→ TO DO:
Can you give all the records again without altering a single character?

→ DATA:
====
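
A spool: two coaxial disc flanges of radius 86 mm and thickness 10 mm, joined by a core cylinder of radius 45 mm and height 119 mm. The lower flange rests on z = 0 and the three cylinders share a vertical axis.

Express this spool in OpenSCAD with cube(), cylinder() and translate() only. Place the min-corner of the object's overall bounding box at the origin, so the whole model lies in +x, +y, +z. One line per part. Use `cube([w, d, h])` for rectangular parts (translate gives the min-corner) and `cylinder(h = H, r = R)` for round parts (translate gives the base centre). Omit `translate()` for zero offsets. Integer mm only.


translate([86, 86, 0]) cylinder(h = 10, r = 86);
translate([86, 86, 10]) cylinder(h = 119, r = 45);
translate([86, 86, 129]) cylinder(h = 10, r = 86);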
====
→ ANSWER TO THE PROBLEM:
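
A spool: two coaxial disc flanges of radius 86 mm and thickness 10 mm, joined by a core cylinder of radius 45 mm and height 119 mm. The lower flange rests on z = 0 and the three cylinders share a vertical axis.

Express this spool in OpenSCAD with cube(), cylinder() and translate() only. Place the min-corner of the object's overall bounding box at the origin, so the whole model lies in +x, +y, +z. One line per part. Use `cube([w, d, h])` for rectangular parts (translate gives the min-corner) and `cylinder(h = H, r = R)` for round parts (translate gives the base centre). Omit `translate()` for zero offsets. Integer mm only.


translate([86, 86, 0]) cylinder(h = 10, r = 86);
translate([86, 86, 10]) cylinder(h = 119, r = 45);
translate([86, 86, 129]) cylinder(h = 10, r = 86);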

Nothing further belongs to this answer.